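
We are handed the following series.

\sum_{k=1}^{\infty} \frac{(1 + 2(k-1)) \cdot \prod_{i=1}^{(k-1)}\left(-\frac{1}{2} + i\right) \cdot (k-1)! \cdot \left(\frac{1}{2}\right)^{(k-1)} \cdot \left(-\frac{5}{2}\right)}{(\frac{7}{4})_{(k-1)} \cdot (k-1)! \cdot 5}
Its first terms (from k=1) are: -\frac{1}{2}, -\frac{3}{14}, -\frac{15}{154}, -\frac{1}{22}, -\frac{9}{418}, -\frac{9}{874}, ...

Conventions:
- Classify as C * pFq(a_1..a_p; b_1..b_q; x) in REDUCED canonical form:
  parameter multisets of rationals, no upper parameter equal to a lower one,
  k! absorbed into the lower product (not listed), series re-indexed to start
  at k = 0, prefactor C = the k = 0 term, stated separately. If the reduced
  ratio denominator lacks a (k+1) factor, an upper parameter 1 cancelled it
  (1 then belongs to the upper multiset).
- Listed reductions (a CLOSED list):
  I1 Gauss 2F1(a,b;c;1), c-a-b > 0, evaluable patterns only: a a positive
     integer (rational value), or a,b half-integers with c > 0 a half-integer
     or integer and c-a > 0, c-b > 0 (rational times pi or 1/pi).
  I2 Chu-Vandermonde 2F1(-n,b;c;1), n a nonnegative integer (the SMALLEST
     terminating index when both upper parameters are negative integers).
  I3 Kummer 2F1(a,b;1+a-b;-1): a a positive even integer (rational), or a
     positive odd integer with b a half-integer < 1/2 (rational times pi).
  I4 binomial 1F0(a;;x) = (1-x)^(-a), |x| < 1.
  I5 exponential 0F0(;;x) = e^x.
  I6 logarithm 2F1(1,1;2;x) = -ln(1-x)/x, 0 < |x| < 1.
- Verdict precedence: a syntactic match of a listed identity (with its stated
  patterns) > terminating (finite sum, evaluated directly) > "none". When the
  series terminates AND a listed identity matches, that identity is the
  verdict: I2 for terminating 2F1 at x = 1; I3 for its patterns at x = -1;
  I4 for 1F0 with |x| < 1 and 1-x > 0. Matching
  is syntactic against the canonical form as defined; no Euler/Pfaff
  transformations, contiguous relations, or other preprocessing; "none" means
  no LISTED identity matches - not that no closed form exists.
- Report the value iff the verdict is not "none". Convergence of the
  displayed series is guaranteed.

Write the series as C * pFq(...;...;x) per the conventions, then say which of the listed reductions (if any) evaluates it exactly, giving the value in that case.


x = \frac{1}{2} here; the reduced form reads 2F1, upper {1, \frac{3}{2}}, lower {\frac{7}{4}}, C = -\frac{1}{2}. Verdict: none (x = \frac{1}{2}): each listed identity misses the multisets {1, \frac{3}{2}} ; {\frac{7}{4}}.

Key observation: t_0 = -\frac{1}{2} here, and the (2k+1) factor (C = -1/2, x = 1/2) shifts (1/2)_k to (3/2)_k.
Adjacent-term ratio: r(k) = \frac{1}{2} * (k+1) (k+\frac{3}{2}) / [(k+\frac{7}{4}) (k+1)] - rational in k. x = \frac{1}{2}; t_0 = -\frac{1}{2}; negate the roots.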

──────────────────────────────

*TASK DETAILS*:
Above is a listing; print exactly its lines from the one with "I6 logarithm 2F1(1,1;2;x)" through the one with "displayed series is guaranteed.", and no other lines.

*RESPONSE TO THIS TASK*:
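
  I6 logarithm 2F1(1,1;2;x) = -ln(1-x)/x, 0 < |x| < 1.
- Verdict precedence: a syntactic match of a listed identity (with its stated
  patterns) > terminating (finite sum, evaluated directly) > "none". When the
  series terminates AND a listed identity matches, that identity is the
  verdict: I2 for terminating 2F1 at x = 1; I3 for its patterns at x = -1;
  I4 for 1F0 with |x| < 1 and 1-x > 0. Matching
  is syntactic against the canonical form as defined; no Euler/Pfaff
  transformations, contiguous relations, or other preprocessing; "none" means
  no LISTED identity matches - not that no closed form exists.
- Report the value iff the verdict is not "none". Convergence of the
  displayed series is guaranteed.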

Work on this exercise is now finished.